(Collected data entries)
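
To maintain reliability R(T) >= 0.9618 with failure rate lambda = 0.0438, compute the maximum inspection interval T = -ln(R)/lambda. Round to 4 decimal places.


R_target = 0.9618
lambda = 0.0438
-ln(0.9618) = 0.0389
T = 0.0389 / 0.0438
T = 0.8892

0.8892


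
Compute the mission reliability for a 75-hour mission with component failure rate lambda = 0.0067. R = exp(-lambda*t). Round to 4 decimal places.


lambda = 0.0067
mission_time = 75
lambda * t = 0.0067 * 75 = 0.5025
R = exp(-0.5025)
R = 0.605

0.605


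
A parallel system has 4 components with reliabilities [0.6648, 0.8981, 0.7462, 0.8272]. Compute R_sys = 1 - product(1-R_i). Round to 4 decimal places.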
--
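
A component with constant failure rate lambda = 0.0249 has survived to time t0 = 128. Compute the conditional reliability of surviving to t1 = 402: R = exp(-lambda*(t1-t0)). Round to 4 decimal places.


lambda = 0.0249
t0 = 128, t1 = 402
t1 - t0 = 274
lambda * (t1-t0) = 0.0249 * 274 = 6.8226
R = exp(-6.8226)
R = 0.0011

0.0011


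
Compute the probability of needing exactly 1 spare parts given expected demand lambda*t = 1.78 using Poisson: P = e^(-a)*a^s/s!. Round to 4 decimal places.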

TASK DIRECTIONS: Print again the lines of the entries above that fall between the line holding "To maintain reliability" and the line holding "A parallel system", inclusive, exactly as they stand.

EXERCISE RESULT:
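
To maintain reliability R(T) >= 0.9618 with failure rate lambda = 0.0438, compute the maximum inspection interval T = -ln(R)/lambda. Round to 4 decimal places.


R_target = 0.9618
lambda = 0.0438
-ln(0.9618) = 0.0389
T = 0.0389 / 0.0438
T = 0.8892

0.8892


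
Compute the mission reliability for a 75-hour mission with component failure rate lambda = 0.0067. R = exp(-lambda*t). Round to 4 decimal places.


lambda = 0.0067
mission_time = 75
lambda * t = 0.0067 * 75 = 0.5025
R = exp(-0.5025)
R = 0.605

0.605


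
A parallel system has 4 components with reliabilities [0.6648, 0.8981, 0.7462, 0.8272]. Compute R_sys = 1 - product(1-R_i). Round to 4 decimal places.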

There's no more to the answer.